**Records from a collection**:
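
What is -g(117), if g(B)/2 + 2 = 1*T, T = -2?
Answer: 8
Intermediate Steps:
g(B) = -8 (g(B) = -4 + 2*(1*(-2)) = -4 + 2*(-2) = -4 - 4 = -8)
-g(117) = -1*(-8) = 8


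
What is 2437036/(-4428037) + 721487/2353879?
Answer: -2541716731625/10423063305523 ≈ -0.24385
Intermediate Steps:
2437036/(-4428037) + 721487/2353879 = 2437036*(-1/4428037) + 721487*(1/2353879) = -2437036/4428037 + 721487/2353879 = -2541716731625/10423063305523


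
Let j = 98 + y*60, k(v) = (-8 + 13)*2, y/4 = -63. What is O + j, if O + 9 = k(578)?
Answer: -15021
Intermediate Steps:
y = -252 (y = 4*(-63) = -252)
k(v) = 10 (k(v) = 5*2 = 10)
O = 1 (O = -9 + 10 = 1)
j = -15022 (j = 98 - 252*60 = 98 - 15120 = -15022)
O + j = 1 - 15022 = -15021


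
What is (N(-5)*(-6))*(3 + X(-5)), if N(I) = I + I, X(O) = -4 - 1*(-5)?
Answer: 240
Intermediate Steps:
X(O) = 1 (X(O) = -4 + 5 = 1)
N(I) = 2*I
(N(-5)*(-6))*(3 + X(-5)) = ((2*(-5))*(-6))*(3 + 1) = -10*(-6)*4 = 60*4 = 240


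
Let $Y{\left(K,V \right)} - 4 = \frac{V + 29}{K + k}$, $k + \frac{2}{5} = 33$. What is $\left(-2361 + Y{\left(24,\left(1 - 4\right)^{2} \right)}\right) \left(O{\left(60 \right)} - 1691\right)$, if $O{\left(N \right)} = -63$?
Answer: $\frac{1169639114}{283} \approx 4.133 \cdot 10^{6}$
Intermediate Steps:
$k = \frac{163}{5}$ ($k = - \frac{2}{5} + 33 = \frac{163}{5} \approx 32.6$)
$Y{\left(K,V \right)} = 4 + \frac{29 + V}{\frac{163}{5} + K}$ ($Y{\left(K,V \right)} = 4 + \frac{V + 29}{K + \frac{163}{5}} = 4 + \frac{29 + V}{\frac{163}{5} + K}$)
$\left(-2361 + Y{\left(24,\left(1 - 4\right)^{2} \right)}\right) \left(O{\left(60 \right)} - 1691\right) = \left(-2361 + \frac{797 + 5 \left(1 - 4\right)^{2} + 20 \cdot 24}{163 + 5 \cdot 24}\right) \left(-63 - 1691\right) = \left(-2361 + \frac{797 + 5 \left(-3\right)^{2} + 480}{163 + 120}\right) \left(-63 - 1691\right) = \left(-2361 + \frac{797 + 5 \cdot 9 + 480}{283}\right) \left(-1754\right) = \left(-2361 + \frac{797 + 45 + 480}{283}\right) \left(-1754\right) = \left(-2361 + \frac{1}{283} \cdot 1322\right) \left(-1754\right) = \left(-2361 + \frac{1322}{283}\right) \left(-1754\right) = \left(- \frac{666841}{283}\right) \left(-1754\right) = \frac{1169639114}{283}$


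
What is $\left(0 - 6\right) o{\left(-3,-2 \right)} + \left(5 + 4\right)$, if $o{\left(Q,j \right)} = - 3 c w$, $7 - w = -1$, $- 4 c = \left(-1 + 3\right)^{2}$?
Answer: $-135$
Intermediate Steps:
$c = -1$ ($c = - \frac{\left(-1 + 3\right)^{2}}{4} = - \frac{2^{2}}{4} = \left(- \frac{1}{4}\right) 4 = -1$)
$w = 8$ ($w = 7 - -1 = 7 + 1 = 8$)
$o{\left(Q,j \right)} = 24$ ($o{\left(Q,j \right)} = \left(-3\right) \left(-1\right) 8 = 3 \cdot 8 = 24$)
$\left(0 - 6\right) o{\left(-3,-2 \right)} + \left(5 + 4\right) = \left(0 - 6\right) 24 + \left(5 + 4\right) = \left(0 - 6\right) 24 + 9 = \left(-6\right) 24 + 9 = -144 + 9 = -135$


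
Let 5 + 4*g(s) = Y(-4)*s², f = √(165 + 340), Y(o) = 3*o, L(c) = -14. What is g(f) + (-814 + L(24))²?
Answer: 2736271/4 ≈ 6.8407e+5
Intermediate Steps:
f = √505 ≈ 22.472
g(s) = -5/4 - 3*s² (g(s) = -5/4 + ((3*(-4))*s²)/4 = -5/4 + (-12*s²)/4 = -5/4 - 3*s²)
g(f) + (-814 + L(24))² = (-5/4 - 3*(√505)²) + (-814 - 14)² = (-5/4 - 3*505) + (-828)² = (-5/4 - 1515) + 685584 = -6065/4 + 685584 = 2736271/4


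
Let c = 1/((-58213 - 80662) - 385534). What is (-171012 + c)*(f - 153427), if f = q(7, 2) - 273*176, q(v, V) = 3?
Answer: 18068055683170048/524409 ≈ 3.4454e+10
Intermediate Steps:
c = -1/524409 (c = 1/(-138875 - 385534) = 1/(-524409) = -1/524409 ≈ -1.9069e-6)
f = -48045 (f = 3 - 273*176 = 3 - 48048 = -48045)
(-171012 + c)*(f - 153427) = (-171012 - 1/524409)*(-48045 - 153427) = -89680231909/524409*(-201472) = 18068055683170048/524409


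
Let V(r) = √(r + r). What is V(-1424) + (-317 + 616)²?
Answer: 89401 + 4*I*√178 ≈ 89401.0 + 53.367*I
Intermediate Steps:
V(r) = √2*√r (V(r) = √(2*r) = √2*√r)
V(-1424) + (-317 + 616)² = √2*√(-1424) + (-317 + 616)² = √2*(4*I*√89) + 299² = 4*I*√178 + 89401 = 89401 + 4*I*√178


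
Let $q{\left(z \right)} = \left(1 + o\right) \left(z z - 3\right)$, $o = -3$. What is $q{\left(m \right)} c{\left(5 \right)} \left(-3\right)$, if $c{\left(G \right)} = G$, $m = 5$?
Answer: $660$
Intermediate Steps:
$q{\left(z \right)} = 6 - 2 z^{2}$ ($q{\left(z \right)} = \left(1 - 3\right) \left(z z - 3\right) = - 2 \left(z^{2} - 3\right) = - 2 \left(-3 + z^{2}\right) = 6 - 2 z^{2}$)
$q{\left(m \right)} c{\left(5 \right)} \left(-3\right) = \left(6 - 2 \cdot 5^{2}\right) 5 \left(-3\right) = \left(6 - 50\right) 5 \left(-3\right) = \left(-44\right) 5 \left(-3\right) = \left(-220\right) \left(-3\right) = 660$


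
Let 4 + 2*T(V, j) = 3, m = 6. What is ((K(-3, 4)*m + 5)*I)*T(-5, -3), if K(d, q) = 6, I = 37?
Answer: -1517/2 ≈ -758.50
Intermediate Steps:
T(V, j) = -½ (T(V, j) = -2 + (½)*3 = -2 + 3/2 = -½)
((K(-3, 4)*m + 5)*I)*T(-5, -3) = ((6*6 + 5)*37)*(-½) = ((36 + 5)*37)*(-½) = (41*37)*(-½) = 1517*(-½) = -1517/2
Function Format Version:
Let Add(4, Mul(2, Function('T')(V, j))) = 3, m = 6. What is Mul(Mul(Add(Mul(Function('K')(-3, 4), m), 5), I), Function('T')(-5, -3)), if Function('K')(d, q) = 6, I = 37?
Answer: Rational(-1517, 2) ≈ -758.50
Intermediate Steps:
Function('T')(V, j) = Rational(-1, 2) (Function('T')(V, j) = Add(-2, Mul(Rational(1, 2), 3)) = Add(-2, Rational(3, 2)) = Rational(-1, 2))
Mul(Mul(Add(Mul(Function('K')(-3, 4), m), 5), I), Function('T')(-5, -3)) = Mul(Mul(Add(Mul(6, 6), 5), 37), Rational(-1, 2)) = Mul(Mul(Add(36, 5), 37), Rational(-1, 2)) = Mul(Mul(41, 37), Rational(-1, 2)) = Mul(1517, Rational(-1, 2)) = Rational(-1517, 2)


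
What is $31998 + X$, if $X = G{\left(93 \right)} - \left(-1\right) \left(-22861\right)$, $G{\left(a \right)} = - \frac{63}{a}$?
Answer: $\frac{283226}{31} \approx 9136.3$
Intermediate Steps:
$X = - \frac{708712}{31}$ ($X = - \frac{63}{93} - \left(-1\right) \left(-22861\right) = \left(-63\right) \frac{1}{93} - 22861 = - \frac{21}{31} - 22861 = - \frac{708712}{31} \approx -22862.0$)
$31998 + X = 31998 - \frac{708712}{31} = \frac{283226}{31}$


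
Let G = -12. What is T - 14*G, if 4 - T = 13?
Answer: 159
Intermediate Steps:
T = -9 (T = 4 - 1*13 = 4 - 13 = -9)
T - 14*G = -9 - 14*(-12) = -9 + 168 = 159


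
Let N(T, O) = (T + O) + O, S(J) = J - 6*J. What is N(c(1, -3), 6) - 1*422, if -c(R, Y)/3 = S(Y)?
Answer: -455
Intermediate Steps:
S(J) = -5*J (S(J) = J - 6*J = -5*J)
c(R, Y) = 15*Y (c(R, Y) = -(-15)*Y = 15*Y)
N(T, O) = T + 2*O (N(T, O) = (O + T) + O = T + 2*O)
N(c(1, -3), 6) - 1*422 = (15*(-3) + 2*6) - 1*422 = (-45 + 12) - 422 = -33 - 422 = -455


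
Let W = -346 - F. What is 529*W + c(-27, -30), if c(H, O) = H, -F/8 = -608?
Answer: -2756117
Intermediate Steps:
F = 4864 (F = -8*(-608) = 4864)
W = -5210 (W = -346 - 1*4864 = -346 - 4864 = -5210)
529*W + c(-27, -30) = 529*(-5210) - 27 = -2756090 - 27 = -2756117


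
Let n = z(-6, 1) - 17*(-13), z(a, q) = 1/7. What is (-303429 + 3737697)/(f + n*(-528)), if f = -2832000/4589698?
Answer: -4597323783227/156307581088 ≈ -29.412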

--

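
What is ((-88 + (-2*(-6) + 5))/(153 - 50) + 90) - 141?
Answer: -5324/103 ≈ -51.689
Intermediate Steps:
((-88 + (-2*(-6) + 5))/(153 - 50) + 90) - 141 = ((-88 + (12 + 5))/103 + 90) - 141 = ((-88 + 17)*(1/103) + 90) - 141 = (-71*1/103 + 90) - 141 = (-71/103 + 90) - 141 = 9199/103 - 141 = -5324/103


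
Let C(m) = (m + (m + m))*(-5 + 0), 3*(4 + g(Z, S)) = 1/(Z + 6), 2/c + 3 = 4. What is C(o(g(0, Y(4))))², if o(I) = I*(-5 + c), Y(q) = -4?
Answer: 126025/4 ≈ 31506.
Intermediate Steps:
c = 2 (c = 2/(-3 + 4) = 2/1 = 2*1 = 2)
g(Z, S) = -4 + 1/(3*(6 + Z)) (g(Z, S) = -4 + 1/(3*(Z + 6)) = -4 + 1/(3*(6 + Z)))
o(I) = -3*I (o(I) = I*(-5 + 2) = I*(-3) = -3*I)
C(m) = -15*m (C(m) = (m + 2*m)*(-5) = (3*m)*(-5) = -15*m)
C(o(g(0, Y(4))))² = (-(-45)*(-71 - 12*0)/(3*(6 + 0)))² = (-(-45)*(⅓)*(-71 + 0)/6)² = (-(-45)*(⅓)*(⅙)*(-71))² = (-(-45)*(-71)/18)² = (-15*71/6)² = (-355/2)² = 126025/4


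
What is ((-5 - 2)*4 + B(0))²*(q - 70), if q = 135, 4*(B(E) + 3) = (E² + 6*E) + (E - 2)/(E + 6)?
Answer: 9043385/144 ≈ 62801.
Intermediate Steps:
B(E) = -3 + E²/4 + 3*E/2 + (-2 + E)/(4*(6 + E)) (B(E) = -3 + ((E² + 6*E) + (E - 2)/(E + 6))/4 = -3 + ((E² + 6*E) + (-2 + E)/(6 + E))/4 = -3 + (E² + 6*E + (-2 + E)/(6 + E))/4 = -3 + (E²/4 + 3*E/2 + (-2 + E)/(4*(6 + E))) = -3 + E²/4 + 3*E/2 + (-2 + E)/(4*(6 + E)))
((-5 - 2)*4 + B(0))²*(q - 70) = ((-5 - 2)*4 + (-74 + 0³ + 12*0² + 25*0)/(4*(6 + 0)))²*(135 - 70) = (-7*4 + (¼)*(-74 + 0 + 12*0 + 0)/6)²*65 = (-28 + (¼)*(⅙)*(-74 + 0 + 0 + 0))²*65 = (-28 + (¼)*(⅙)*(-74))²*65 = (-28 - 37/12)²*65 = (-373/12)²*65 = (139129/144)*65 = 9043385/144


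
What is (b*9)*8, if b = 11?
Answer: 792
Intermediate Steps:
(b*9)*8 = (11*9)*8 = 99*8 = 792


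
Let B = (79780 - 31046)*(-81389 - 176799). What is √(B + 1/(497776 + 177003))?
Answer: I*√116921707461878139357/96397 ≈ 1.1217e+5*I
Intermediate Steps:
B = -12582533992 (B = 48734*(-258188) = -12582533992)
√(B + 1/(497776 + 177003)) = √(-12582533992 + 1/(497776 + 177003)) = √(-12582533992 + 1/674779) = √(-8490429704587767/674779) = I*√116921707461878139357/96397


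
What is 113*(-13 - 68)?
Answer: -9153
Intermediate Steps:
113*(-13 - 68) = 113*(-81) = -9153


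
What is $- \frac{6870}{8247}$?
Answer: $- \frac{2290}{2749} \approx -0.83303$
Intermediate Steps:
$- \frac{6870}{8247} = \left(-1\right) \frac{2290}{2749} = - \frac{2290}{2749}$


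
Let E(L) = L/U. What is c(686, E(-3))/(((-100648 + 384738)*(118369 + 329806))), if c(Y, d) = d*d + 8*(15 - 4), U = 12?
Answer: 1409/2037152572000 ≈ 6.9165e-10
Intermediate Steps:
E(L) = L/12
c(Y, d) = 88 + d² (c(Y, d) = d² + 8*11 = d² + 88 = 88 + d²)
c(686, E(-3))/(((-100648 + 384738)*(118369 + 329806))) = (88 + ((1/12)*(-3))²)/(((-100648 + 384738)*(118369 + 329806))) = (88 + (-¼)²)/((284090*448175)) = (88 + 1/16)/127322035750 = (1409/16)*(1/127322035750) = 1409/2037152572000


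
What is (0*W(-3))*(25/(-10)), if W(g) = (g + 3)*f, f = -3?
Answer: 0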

**HOW TO COMPLETE THIS TASK**: Only one stretch of the records above is wanted: the lines between the one holding "Answer: -15021" and the one holding "Answer: 240", inclusive, reproduced exactly.

**EXERCISE OUTPUT**:
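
Answer: -15021
Intermediate Steps:
y = -252 (y = 4*(-63) = -252)
k(v) = 10 (k(v) = 5*2 = 10)
O = 1 (O = -9 + 10 = 1)
j = -15022 (j = 98 - 252*60 = 98 - 15120 = -15022)
O + j = 1 - 15022 = -15021


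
What is (N(-5)*(-6))*(3 + X(-5)), if N(I) = I + I, X(O) = -4 - 1*(-5)?
Answer: 240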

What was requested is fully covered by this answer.